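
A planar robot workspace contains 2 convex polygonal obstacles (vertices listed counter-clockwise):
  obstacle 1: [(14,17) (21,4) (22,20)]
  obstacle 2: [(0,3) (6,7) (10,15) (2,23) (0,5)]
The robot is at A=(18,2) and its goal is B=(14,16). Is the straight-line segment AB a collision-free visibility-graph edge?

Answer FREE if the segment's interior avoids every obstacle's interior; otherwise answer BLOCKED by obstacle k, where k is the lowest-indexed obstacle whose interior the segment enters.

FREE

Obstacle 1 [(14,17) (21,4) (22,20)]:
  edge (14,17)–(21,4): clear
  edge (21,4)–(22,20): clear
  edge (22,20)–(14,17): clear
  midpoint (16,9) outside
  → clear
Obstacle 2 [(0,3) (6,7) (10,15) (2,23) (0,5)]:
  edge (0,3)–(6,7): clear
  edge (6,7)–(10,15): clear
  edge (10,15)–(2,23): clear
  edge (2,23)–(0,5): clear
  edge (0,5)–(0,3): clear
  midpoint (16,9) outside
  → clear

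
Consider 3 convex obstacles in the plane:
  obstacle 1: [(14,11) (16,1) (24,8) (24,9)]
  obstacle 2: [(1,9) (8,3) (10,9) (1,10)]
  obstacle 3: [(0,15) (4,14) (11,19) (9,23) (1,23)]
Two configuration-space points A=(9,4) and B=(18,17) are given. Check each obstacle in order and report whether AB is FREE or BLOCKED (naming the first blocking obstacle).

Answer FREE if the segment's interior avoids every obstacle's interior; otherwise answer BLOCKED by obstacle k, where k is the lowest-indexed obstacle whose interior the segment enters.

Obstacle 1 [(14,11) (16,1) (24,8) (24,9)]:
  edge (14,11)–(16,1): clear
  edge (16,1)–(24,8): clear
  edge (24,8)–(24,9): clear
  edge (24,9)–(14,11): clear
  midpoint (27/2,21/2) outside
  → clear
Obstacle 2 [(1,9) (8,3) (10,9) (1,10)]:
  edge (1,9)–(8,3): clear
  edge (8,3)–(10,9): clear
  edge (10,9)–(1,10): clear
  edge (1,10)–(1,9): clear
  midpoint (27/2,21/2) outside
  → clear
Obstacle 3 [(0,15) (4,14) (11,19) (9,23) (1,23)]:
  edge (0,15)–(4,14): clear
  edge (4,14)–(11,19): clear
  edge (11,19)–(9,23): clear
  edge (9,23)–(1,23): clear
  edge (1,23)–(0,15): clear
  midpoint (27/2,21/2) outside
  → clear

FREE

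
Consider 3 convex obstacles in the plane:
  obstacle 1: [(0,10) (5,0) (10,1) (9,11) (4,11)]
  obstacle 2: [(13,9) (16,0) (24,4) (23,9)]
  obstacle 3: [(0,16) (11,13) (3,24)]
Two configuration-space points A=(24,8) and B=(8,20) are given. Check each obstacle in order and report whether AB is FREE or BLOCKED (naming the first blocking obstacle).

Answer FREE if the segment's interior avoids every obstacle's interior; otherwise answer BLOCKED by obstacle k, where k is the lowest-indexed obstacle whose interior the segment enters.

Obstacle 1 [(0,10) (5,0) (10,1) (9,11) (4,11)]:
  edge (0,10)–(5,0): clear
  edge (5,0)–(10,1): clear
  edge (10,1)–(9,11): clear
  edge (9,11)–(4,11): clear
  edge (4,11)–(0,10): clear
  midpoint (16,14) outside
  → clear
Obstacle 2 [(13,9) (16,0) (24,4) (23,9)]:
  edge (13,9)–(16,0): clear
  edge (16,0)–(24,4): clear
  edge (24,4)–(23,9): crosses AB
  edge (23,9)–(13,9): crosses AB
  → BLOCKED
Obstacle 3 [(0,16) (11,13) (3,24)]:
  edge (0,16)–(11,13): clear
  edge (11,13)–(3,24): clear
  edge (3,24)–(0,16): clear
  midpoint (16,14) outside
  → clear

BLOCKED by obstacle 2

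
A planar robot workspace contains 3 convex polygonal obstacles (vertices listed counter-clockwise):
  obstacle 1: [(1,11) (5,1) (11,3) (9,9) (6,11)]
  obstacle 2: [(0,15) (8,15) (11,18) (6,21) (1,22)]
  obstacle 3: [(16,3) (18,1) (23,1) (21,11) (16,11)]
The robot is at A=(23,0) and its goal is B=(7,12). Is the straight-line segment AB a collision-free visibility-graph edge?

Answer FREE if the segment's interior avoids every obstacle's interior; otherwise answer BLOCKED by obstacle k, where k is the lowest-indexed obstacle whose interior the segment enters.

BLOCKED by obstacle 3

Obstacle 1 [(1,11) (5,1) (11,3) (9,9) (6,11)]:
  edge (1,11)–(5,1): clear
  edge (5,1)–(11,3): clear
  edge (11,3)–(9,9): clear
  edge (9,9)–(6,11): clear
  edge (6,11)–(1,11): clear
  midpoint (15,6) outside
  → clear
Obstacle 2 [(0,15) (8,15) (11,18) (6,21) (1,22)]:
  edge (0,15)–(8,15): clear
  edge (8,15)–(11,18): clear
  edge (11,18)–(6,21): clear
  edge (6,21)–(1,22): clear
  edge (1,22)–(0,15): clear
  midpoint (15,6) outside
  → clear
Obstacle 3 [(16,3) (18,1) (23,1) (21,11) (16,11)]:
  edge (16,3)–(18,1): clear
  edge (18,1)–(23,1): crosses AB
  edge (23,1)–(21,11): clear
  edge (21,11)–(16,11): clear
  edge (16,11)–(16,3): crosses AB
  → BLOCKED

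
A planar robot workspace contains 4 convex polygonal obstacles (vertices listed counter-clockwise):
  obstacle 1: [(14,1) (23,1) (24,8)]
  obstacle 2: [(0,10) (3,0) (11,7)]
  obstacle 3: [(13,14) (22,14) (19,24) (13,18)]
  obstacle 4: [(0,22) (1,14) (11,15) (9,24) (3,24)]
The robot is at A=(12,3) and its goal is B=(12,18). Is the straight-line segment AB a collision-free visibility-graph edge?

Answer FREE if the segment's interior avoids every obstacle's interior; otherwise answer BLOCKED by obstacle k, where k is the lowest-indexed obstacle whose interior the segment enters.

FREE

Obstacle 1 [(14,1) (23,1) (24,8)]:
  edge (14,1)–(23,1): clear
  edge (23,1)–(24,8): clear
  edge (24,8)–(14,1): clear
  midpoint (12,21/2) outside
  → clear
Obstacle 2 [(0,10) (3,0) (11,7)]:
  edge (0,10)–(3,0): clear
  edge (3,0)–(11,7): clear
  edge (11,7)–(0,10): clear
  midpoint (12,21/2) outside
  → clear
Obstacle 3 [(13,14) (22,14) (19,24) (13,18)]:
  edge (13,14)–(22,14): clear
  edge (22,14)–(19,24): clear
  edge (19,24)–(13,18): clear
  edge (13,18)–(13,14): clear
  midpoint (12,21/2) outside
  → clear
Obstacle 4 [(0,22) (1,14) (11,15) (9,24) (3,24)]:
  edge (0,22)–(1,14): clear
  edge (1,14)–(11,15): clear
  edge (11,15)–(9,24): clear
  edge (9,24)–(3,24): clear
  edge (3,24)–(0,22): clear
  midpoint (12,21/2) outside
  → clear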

● ● ● ●

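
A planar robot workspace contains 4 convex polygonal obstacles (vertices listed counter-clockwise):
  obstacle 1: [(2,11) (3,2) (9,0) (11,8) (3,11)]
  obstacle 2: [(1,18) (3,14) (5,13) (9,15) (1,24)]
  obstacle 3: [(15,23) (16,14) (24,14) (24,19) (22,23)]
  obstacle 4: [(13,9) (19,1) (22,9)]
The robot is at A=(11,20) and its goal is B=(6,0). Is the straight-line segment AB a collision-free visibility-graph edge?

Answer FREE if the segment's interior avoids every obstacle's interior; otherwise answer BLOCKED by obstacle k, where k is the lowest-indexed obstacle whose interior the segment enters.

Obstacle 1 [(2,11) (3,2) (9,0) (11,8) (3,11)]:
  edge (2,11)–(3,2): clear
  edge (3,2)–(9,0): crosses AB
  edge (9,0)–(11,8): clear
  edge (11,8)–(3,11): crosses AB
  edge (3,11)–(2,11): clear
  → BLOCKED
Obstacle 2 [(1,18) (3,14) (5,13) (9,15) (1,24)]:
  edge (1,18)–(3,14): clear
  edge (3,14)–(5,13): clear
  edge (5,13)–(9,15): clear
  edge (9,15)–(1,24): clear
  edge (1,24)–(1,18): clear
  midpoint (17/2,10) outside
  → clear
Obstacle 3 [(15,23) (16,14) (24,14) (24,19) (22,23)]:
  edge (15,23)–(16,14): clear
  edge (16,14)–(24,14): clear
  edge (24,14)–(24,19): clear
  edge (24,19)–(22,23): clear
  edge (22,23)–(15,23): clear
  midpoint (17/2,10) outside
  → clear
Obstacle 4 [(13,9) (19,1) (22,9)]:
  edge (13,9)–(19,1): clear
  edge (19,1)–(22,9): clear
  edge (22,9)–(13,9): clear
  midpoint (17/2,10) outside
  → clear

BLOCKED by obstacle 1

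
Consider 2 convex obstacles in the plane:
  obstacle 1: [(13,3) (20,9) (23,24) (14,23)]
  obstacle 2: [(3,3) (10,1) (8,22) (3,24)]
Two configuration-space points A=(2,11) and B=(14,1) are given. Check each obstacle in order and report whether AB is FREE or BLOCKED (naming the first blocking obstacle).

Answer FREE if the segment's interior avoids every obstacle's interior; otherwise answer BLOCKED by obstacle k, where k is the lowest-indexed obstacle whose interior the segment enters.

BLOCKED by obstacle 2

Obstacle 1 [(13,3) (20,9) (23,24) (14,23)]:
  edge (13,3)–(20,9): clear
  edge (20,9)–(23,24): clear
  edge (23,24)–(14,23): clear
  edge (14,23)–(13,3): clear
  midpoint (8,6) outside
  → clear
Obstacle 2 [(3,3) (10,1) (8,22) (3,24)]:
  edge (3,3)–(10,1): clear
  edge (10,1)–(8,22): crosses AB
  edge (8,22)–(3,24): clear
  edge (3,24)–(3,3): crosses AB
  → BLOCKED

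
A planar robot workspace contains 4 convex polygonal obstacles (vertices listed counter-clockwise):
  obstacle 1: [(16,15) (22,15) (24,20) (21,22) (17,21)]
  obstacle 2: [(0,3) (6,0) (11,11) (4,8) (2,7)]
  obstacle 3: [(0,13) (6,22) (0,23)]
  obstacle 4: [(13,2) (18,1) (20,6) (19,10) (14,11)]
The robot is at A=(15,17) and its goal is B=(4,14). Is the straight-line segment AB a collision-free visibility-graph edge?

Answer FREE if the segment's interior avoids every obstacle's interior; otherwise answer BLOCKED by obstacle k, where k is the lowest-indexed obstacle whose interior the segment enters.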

● ● ● ●

# Activity
Out of the material above, output word for word the line with "obstacle 1: [(1,11)", the line with "obstacle 4: [(0,22)", and all lines between them, with nothing else.

# Response below
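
  obstacle 1: [(1,11) (5,1) (11,3) (9,9) (6,11)]
  obstacle 2: [(0,15) (8,15) (11,18) (6,21) (1,22)]
  obstacle 3: [(16,3) (18,1) (23,1) (21,11) (16,11)]
The robot is at A=(23,0) and its goal is B=(7,12). Is the straight-line segment AB a collision-free visibility-graph edge?

Answer FREE if the segment's interior avoids every obstacle's interior; otherwise answer BLOCKED by obstacle k, where k is the lowest-indexed obstacle whose interior the segment enters.

BLOCKED by obstacle 3

Obstacle 1 [(1,11) (5,1) (11,3) (9,9) (6,11)]:
  edge (1,11)–(5,1): clear
  edge (5,1)–(11,3): clear
  edge (11,3)–(9,9): clear
  edge (9,9)–(6,11): clear
  edge (6,11)–(1,11): clear
  midpoint (15,6) outside
  → clear
Obstacle 2 [(0,15) (8,15) (11,18) (6,21) (1,22)]:
  edge (0,15)–(8,15): clear
  edge (8,15)–(11,18): clear
  edge (11,18)–(6,21): clear
  edge (6,21)–(1,22): clear
  edge (1,22)–(0,15): clear
  midpoint (15,6) outside
  → clear
Obstacle 3 [(16,3) (18,1) (23,1) (21,11) (16,11)]:
  edge (16,3)–(18,1): clear
  edge (18,1)–(23,1): crosses AB
  edge (23,1)–(21,11): clear
  edge (21,11)–(16,11): clear
  edge (16,11)–(16,3): crosses AB
  → BLOCKED

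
A planar robot workspace contains 4 convex polygonal obstacles (vertices listed counter-clockwise):
  obstacle 1: [(14,1) (23,1) (24,8)]
  obstacle 2: [(0,10) (3,0) (11,7)]
  obstacle 3: [(13,14) (22,14) (19,24) (13,18)]
  obstacle 4: [(0,22) (1,14) (11,15) (9,24) (3,24)]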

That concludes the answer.